## [Exercise objective]
Retype, exactly as they appear below, the lines between the line holding "Let n = (4 +" and the line holding "Answer: -18394845/11 ≈ -1.6723e+6", both ends included.

(Beginning of Supplied records)

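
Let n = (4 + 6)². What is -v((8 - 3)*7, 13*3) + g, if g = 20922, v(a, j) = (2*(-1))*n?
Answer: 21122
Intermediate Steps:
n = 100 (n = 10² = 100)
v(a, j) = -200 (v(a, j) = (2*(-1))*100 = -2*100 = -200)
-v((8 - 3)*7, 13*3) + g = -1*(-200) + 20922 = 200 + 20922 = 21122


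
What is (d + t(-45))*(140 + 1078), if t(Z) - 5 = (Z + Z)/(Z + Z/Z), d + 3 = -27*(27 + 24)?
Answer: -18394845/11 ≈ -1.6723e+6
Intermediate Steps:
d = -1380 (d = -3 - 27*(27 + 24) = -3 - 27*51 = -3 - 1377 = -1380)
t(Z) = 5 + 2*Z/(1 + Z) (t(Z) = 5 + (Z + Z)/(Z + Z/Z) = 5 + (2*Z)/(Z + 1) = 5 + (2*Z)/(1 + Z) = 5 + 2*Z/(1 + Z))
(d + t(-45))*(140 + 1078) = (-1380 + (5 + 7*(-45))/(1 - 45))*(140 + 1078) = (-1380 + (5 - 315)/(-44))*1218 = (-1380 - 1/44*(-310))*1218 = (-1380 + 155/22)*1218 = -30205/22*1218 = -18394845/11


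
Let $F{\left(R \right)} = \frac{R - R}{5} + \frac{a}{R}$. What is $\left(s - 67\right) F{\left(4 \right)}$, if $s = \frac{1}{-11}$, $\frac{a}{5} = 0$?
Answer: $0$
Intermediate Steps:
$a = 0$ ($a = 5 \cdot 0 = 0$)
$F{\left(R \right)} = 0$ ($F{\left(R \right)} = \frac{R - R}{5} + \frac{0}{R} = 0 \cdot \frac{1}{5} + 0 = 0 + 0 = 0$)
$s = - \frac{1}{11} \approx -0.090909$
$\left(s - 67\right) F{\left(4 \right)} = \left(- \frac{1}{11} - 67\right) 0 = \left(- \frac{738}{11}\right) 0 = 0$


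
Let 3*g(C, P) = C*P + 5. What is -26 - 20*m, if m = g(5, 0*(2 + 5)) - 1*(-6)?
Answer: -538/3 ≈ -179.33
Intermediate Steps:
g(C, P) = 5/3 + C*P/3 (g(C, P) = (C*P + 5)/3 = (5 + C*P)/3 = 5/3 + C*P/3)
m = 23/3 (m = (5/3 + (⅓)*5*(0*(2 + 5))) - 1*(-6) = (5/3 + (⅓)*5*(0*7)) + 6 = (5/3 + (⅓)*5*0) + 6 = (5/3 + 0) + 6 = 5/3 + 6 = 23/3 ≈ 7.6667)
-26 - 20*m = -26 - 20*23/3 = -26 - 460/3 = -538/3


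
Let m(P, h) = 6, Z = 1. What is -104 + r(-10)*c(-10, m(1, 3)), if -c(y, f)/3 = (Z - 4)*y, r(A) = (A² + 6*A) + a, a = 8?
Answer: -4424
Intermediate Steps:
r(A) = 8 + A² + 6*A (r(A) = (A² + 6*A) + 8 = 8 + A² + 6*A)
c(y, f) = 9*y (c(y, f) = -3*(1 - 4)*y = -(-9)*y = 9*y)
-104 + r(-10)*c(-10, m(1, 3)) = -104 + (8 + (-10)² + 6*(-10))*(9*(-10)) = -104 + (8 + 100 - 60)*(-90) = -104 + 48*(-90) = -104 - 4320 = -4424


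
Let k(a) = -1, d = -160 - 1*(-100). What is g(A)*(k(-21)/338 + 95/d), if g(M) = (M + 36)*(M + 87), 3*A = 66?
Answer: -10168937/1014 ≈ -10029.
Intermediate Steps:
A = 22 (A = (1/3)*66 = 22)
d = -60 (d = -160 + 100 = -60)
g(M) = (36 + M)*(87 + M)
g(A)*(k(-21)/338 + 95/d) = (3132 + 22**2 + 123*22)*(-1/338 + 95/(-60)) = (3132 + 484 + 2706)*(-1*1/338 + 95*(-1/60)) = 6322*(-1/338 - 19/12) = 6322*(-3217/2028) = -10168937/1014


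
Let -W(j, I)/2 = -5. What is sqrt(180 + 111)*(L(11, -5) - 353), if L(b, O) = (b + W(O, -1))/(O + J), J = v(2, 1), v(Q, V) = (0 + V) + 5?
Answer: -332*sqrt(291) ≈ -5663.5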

(End of Supplied records)
(Beginning of Supplied records)

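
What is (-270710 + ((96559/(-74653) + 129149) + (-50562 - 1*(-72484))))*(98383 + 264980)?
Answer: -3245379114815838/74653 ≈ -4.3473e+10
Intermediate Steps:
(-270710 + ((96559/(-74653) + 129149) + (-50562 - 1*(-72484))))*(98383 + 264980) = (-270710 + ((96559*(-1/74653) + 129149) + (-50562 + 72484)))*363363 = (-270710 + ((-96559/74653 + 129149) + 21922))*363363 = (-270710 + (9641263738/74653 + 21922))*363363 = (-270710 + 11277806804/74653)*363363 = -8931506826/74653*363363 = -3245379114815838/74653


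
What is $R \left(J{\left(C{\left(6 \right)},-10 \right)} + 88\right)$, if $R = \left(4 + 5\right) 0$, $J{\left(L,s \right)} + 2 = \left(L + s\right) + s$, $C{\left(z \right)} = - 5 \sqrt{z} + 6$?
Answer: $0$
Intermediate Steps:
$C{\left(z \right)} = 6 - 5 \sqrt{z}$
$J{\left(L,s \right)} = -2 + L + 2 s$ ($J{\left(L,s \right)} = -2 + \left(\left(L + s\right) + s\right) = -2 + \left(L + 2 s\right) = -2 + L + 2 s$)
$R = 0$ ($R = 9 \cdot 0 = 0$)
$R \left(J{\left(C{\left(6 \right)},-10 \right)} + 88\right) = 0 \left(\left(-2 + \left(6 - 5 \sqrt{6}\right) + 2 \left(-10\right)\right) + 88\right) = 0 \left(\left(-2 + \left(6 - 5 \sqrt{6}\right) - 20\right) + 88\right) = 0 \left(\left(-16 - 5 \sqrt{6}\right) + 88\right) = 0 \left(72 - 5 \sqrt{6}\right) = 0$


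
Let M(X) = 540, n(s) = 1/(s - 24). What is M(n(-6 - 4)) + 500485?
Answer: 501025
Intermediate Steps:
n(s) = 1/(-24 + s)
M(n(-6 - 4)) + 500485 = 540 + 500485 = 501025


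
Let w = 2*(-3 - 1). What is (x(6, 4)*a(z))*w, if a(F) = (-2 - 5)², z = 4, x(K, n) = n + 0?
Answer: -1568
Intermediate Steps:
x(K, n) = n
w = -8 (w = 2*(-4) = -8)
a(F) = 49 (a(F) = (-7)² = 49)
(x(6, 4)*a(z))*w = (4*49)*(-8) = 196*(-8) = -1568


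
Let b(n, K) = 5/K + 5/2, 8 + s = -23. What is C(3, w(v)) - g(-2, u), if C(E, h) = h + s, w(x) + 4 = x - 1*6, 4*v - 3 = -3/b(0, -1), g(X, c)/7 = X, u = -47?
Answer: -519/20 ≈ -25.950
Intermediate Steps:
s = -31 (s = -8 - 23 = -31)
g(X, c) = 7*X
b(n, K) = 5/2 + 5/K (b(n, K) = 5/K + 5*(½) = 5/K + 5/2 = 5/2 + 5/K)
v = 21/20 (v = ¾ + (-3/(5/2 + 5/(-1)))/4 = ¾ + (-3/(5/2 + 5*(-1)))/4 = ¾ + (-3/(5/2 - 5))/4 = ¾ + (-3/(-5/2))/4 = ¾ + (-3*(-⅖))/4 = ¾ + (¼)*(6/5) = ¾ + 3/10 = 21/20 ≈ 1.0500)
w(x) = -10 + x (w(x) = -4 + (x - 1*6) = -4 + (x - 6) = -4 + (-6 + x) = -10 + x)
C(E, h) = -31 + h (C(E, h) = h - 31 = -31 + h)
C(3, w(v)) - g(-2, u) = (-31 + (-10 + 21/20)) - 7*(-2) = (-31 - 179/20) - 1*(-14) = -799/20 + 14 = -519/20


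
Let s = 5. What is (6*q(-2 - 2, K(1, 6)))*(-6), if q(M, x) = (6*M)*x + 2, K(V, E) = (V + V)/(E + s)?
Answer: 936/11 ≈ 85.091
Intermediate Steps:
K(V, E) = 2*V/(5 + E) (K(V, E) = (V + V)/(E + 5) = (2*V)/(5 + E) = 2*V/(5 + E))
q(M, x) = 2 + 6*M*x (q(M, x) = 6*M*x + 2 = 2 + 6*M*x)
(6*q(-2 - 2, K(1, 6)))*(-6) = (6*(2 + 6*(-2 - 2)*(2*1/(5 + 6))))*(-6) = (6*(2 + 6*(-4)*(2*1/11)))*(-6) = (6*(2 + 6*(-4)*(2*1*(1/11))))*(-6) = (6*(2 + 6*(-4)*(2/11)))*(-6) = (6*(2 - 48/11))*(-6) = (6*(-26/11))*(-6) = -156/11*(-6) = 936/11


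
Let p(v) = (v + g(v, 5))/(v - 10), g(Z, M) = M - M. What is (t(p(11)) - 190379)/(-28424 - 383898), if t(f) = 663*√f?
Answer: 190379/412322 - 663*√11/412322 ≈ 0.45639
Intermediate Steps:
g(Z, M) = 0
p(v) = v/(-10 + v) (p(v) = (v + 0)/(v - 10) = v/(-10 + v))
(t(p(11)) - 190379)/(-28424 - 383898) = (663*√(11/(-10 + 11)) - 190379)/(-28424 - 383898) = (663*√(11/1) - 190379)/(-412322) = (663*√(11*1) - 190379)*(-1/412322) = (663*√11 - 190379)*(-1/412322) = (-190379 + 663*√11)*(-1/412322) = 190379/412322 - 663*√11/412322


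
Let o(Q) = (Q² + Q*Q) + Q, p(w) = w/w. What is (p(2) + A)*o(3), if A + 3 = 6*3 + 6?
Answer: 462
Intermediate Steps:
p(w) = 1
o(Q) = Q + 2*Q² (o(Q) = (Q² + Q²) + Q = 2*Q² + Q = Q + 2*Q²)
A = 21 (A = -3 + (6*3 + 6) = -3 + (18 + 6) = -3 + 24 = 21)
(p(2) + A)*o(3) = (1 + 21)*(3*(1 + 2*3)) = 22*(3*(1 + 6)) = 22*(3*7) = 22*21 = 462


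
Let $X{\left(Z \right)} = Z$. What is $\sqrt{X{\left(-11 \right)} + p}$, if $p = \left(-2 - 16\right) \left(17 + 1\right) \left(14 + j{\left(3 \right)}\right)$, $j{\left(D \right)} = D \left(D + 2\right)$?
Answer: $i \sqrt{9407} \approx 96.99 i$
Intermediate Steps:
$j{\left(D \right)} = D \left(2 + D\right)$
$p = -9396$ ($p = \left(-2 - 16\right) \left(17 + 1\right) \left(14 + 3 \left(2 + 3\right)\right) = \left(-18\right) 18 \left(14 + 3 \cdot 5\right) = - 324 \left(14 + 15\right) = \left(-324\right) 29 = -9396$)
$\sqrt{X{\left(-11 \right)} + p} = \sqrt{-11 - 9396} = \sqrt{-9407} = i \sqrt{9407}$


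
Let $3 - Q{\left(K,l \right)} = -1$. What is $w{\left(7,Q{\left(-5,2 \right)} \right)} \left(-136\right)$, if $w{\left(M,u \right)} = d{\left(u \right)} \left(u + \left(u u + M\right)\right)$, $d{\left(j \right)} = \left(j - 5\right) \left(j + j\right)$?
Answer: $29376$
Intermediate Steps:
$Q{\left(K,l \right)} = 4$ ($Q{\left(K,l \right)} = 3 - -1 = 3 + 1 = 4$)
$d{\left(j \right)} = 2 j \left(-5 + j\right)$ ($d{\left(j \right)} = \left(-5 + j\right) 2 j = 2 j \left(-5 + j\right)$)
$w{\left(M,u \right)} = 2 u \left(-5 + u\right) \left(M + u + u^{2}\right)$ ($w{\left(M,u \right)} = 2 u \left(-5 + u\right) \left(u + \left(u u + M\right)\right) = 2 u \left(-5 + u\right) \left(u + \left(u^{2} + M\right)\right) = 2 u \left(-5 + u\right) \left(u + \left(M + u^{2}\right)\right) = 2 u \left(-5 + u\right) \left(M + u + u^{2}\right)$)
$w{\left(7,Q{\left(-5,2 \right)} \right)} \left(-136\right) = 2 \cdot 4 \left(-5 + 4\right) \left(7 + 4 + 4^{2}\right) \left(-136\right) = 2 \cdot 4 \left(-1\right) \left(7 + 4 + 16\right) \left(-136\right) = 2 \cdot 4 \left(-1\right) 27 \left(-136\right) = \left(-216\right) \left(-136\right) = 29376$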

(End of Supplied records)

## [Result of this exercise]
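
Let n = (4 + 6)². What is -v((8 - 3)*7, 13*3) + g, if g = 20922, v(a, j) = (2*(-1))*n?
Answer: 21122
Intermediate Steps:
n = 100 (n = 10² = 100)
v(a, j) = -200 (v(a, j) = (2*(-1))*100 = -2*100 = -200)
-v((8 - 3)*7, 13*3) + g = -1*(-200) + 20922 = 200 + 20922 = 21122


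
What is (d + t(-45))*(140 + 1078), if t(Z) - 5 = (Z + Z)/(Z + Z/Z), d + 3 = -27*(27 + 24)?
Answer: -18394845/11 ≈ -1.6723e+6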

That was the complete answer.